» INSTRUCTIONS TO FOLLOW
Quote exactly and only this range of lines in the data below: the line that holds "How many page hits occur?" to the line that holds "Y, C, N, C, Y", both included.

» EXTRACTED DATA
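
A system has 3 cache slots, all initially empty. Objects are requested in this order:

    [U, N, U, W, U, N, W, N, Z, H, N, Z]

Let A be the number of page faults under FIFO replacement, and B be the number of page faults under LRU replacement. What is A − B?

Under FIFO: F F . F . . . . F F F . → 6 faults.
Under LRU: F F . F . . . . F F . . → 5 faults.
A − B = 6 − 5 = 1.

1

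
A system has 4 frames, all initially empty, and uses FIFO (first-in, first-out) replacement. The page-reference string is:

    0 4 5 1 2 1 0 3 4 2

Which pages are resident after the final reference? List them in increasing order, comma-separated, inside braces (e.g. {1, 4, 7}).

{0, 2, 3, 4}

0 → miss, frames [0]
4 → miss, frames [0, 4]
5 → miss, frames [0, 4, 5]
1 → miss, frames [0, 4, 5, 1]
2 → miss, evict 0, frames [4, 5, 1, 2]
1 → hit
0 → miss, evict 4, frames [5, 1, 2, 0]
3 → miss, evict 5, frames [1, 2, 0, 3]
4 → miss, evict 1, frames [2, 0, 3, 4]
2 → hit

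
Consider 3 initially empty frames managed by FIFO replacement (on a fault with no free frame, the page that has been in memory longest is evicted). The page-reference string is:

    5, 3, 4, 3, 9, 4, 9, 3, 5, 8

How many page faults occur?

6

5: fault, frames {5}
3: fault, frames {5,3}
4: fault, frames {5,3,4}
3: hit
9: fault, evict 5, frames {3,4,9}
4: hit
9: hit
3: hit
5: fault, evict 3, frames {4,9,5}
8: fault, evict 4, frames {9,5,8}
Page faults: 6.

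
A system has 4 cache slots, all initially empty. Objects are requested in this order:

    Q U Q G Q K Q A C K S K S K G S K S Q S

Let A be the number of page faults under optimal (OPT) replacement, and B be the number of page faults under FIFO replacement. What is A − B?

Under OPT: F F . F . F . F F . F . . . . . . . . . → 7 faults.
Under FIFO: F F . F . F . F F . F . . . F . F . F . → 10 faults.
A − B = 7 − 10 = -3.

-3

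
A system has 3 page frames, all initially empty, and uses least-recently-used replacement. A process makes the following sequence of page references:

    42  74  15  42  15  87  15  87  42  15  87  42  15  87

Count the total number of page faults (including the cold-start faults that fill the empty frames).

4

42 -> miss, frames [42]
74 -> miss, frames [42, 74]
15 -> miss, frames [42, 74, 15]
42 -> hit
15 -> hit
87 -> miss, evict 74, frames [42, 15, 87]
15 -> hit
87 -> hit
42 -> hit
15 -> hit
87 -> hit
42 -> hit
15 -> hit
87 -> hit
Page faults: 4.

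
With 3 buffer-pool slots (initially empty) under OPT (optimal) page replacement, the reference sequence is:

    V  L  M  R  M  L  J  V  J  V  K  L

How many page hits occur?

V → fault, frames (V)
L → fault, frames (V L)
M → fault, frames (V L M)
R → fault, evict V, frames (L M R)
M → hit
L → hit
J → fault, evict R, frames (L M J)
V → fault, evict M, frames (L J V)
J → hit
V → hit
K → fault, evict V, frames (L J K)
L → hit
Hits: 5.

5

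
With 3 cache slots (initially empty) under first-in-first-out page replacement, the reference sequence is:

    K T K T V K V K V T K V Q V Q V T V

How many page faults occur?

K -> miss, frames [K]
T -> miss, frames [K, T]
K -> hit
T -> hit
V -> miss, frames [K, T, V]
K -> hit
V -> hit
K -> hit
V -> hit
T -> hit
K -> hit
V -> hit
Q -> miss, evict K, frames [T, V, Q]
V -> hit
Q -> hit
V -> hit
T -> hit
V -> hit
Page faults: 4.

4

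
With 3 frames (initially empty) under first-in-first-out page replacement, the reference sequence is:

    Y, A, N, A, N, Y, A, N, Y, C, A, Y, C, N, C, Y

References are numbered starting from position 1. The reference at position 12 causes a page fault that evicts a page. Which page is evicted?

A

pos 1: Y: miss, frames (Y)
pos 2: A: miss, frames (Y A)
pos 3: N: miss, frames (Y A N)
pos 4: A: hit
pos 5: N: hit
pos 6: Y: hit
pos 7: A: hit
pos 8: N: hit
pos 9: Y: hit
pos 10: C: miss, evict Y, frames (A N C)
pos 11: A: hit
pos 12: Y: miss, evict A, frames (N C Y)
At position 12, page A is evicted.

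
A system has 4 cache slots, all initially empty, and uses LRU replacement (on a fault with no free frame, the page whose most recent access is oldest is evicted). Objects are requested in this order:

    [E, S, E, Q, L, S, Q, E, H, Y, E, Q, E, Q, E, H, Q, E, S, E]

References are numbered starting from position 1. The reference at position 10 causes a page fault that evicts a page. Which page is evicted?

pos 1: E: miss, frames (E)
pos 2: S: miss, frames (E S)
pos 3: E: hit
pos 4: Q: miss, frames (S E Q)
pos 5: L: miss, frames (S E Q L)
pos 6: S: hit
pos 7: Q: hit
pos 8: E: hit
pos 9: H: miss, evict L, frames (S Q E H)
pos 10: Y: miss, evict S, frames (Q E H Y)
At position 10, page S is evicted.

S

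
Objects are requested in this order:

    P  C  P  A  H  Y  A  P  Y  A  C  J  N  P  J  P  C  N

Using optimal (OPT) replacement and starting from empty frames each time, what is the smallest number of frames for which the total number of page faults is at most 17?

f=1: 18 faults
f=2: 13 faults
f=3: 9 faults
f=4: 7 faults
f=5: 7 faults
f=6: 7 faults
f=7: 7 faults
Smallest f with faults ≤ 17 is 2.

2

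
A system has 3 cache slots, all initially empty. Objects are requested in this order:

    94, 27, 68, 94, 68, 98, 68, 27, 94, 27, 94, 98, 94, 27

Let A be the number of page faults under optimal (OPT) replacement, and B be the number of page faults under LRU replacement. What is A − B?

-2

Under OPT: F F F . . F . . F . . . . . → 5 faults.
Under LRU: F F F . . F . F F . . F . . → 7 faults.
A − B = 5 − 7 = -2.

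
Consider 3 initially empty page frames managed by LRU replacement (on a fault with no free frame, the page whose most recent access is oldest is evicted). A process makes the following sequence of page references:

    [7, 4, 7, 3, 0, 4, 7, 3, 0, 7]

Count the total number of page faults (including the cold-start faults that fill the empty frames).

8

7 -> miss, frames [7]
4 -> miss, frames [7, 4]
7 -> hit
3 -> miss, frames [4, 7, 3]
0 -> miss, evict 4, frames [7, 3, 0]
4 -> miss, evict 7, frames [3, 0, 4]
7 -> miss, evict 3, frames [0, 4, 7]
3 -> miss, evict 0, frames [4, 7, 3]
0 -> miss, evict 4, frames [7, 3, 0]
7 -> hit
Page faults: 8.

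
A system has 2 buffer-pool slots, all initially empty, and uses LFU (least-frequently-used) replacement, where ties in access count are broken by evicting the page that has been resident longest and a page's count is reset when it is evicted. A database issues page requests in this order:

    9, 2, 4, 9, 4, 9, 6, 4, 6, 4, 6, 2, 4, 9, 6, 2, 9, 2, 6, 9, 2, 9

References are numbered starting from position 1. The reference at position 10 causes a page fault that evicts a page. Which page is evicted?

pos 1: 9 → miss, frames {9}
pos 2: 2 → miss, frames {9,2}
pos 3: 4 → miss, evict 9, frames {2,4}
pos 4: 9 → miss, evict 2, frames {4,9}
pos 5: 4 → hit
pos 6: 9 → hit
pos 7: 6 → miss, evict 4, frames {9,6}
pos 8: 4 → miss, evict 6, frames {9,4}
pos 9: 6 → miss, evict 4, frames {9,6}
pos 10: 4 → miss, evict 6, frames {9,4}
At position 10, page 6 is evicted.

6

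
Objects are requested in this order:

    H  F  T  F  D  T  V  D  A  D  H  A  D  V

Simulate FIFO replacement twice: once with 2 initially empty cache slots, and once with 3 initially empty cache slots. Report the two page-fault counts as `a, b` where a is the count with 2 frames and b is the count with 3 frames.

11, 9

2 frames: F F F . F . F . F F F F F F → 11 faults.
3 frames: F F F . F . F . F . F . F F → 9 faults.
9 < 11: adding a frame reduced faults, as is typical.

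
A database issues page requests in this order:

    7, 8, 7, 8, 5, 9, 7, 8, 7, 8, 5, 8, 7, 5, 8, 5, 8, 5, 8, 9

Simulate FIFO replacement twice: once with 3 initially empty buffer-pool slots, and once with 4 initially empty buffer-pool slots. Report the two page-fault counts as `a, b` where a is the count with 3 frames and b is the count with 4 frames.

3 frames: F F . . F F F F . . F . . . . . . . . F → 8 faults.
4 frames: F F . . F F . . . . . . . . . . . . . . → 4 faults.
4 < 8: adding a frame reduced faults, as is typical.

8, 4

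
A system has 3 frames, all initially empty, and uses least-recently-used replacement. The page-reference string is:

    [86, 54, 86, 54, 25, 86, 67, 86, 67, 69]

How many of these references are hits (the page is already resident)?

5

86: miss, frames [86]
54: miss, frames [86, 54]
86: hit
54: hit
25: miss, frames [86, 54, 25]
86: hit
67: miss, evict 54, frames [25, 86, 67]
86: hit
67: hit
69: miss, evict 25, frames [86, 67, 69]
Hits: 5.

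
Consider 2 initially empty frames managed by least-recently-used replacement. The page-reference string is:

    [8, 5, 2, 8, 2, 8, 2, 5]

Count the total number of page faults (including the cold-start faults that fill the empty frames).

8 -> fault, frames {8}
5 -> fault, frames {8,5}
2 -> fault, evict 8, frames {5,2}
8 -> fault, evict 5, frames {2,8}
2 -> hit
8 -> hit
2 -> hit
5 -> fault, evict 8, frames {2,5}
Page faults: 5.

5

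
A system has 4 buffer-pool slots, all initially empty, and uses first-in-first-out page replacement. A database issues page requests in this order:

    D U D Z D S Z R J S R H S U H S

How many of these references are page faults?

9

D: miss, frames (D)
U: miss, frames (D U)
D: hit
Z: miss, frames (D U Z)
D: hit
S: miss, frames (D U Z S)
Z: hit
R: miss, evict D, frames (U Z S R)
J: miss, evict U, frames (Z S R J)
S: hit
R: hit
H: miss, evict Z, frames (S R J H)
S: hit
U: miss, evict S, frames (R J H U)
H: hit
S: miss, evict R, frames (J H U S)
Page faults: 9.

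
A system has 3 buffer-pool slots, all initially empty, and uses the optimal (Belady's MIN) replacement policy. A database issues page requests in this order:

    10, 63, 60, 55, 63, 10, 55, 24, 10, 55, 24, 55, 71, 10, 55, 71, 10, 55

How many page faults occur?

6

10 → miss, frames [10]
63 → miss, frames [10, 63]
60 → miss, frames [10, 63, 60]
55 → miss, evict 60, frames [10, 63, 55]
63 → hit
10 → hit
55 → hit
24 → miss, evict 63, frames [10, 55, 24]
10 → hit
55 → hit
24 → hit
55 → hit
71 → miss, evict 24, frames [10, 55, 71]
10 → hit
55 → hit
71 → hit
10 → hit
55 → hit
Page faults: 6.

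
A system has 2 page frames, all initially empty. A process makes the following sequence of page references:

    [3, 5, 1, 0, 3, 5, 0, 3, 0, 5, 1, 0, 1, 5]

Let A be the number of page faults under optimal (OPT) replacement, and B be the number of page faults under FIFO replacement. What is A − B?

Under OPT: F F F F . F . F . F F . . F → 9 faults.
Under FIFO: F F F F F F F F . F F F . F → 12 faults.
A − B = 9 − 12 = -3.

-3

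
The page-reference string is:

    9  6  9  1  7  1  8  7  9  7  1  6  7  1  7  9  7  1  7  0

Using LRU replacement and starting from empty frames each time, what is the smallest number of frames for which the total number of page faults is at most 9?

f=1: 20 faults
f=2: 14 faults
f=3: 10 faults
f=4: 7 faults
f=5: 6 faults
f=6: 6 faults
Smallest f with faults ≤ 9 is 4.

4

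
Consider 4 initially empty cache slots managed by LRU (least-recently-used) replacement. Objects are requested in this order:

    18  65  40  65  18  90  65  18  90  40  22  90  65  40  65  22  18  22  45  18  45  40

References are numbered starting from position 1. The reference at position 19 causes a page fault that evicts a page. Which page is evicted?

pos 1: 18: fault, frames {18}
pos 2: 65: fault, frames {18,65}
pos 3: 40: fault, frames {18,65,40}
pos 4: 65: hit
pos 5: 18: hit
pos 6: 90: fault, frames {40,65,18,90}
pos 7: 65: hit
pos 8: 18: hit
pos 9: 90: hit
pos 10: 40: hit
pos 11: 22: fault, evict 65, frames {18,90,40,22}
pos 12: 90: hit
pos 13: 65: fault, evict 18, frames {40,22,90,65}
pos 14: 40: hit
pos 15: 65: hit
pos 16: 22: hit
pos 17: 18: fault, evict 90, frames {40,65,22,18}
pos 18: 22: hit
pos 19: 45: fault, evict 40, frames {65,18,22,45}
At position 19, page 40 is evicted.

40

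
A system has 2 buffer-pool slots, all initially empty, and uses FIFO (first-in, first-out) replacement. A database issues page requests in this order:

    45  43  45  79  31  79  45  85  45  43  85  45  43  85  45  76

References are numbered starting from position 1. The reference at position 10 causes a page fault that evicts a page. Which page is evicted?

45

pos 1: 45 → miss, frames (45)
pos 2: 43 → miss, frames (45 43)
pos 3: 45 → hit
pos 4: 79 → miss, evict 45, frames (43 79)
pos 5: 31 → miss, evict 43, frames (79 31)
pos 6: 79 → hit
pos 7: 45 → miss, evict 79, frames (31 45)
pos 8: 85 → miss, evict 31, frames (45 85)
pos 9: 45 → hit
pos 10: 43 → miss, evict 45, frames (85 43)
At position 10, page 45 is evicted.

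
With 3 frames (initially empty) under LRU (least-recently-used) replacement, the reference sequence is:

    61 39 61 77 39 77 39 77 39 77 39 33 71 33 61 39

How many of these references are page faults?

61: fault, frames (61)
39: fault, frames (61 39)
61: hit
77: fault, frames (39 61 77)
39: hit
77: hit
39: hit
77: hit
39: hit
77: hit
39: hit
33: fault, evict 61, frames (77 39 33)
71: fault, evict 77, frames (39 33 71)
33: hit
61: fault, evict 39, frames (71 33 61)
39: fault, evict 71, frames (33 61 39)
Page faults: 7.

7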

» EXERCISE SOLUTION
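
How many page hits occur?

V → fault, frames (V)
L → fault, frames (V L)
M → fault, frames (V L M)
R → fault, evict V, frames (L M R)
M → hit
L → hit
J → fault, evict R, frames (L M J)
V → fault, evict M, frames (L J V)
J → hit
V → hit
K → fault, evict V, frames (L J K)
L → hit
Hits: 5.

5

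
With 3 cache slots (initially empty) under first-in-first-out page replacement, the reference sequence is:

    K T K T V K V K V T K V Q V Q V T V

How many page faults occur?

K -> miss, frames [K]
T -> miss, frames [K, T]
K -> hit
T -> hit
V -> miss, frames [K, T, V]
K -> hit
V -> hit
K -> hit
V -> hit
T -> hit
K -> hit
V -> hit
Q -> miss, evict K, frames [T, V, Q]
V -> hit
Q -> hit
V -> hit
T -> hit
V -> hit
Page faults: 4.

4

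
With 3 frames (initially empty) under first-in-first-out page replacement, the reference sequence is:

    Y, A, N, A, N, Y, A, N, Y, C, A, Y, C, N, C, Y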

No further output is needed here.